→ **THE PROBLEM**:
Filter the entries for the word "sqrt". Copy each line that has it.

→ **MATERIAL PROVIDED**:
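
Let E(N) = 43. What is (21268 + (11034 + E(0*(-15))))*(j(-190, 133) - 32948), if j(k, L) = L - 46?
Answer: -1062889045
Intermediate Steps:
j(k, L) = -46 + L
(21268 + (11034 + E(0*(-15))))*(j(-190, 133) - 32948) = (21268 + (11034 + 43))*((-46 + 133) - 32948) = (21268 + 11077)*(87 - 32948) = 32345*(-32861) = -1062889045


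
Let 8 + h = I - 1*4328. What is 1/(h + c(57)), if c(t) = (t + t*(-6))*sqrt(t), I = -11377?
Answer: -827/12750976 + 15*sqrt(57)/12750976 ≈ -5.5976e-5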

→ **RESPONSE BELOW**:
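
Let 8 + h = I - 1*4328. What is 1/(h + c(57)), if c(t) = (t + t*(-6))*sqrt(t), I = -11377?
Answer: -827/12750976 + 15*sqrt(57)/12750976 ≈ -5.5976e-5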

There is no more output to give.